### Given entries

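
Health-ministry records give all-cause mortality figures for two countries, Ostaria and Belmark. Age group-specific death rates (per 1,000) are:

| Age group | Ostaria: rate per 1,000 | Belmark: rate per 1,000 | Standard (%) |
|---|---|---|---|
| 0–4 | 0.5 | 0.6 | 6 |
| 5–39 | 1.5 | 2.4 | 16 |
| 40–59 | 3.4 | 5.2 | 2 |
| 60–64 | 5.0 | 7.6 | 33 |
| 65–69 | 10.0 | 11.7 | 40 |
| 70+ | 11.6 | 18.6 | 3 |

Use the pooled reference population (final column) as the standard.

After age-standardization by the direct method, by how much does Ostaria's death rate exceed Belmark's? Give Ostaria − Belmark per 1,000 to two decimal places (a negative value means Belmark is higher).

-1.93

Standard weights: 0.06, 0.16, 0.02, 0.33, 0.40, 0.03.
Ostaria: 0.0600×0.5 + 0.1600×1.5 + 0.0200×3.4 + 0.3300×5.0 + 0.4000×10.0 + 0.0300×11.6 = 6.3360 per 1,000.
Belmark: 0.0600×0.6 + 0.1600×2.4 + 0.0200×5.2 + 0.3300×7.6 + 0.4000×11.7 + 0.0300×18.6 = 8.2700 per 1,000.
Difference = 6.3360 − 8.2700 = -1.9340.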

######

● What you need to do
Starting at the line with "1.5 | 2.4 | 16 |", restate every line word for word through the end of the listing above.

● Task solution
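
| 5–39 | 1.5 | 2.4 | 16 |
| 40–59 | 3.4 | 5.2 | 2 |
| 60–64 | 5.0 | 7.6 | 33 |
| 65–69 | 10.0 | 11.7 | 40 |
| 70+ | 11.6 | 18.6 | 3 |

Use the pooled reference population (final column) as the standard.

After age-standardization by the direct method, by how much does Ostaria's death rate exceed Belmark's? Give Ostaria − Belmark per 1,000 to two decimal places (a negative value means Belmark is higher).

-1.93

Standard weights: 0.06, 0.16, 0.02, 0.33, 0.40, 0.03.
Ostaria: 0.0600×0.5 + 0.1600×1.5 + 0.0200×3.4 + 0.3300×5.0 + 0.4000×10.0 + 0.0300×11.6 = 6.3360 per 1,000.
Belmark: 0.0600×0.6 + 0.1600×2.4 + 0.0200×5.2 + 0.3300×7.6 + 0.4000×11.7 + 0.0300×18.6 = 8.2700 per 1,000.
Difference = 6.3360 − 8.2700 = -1.9340.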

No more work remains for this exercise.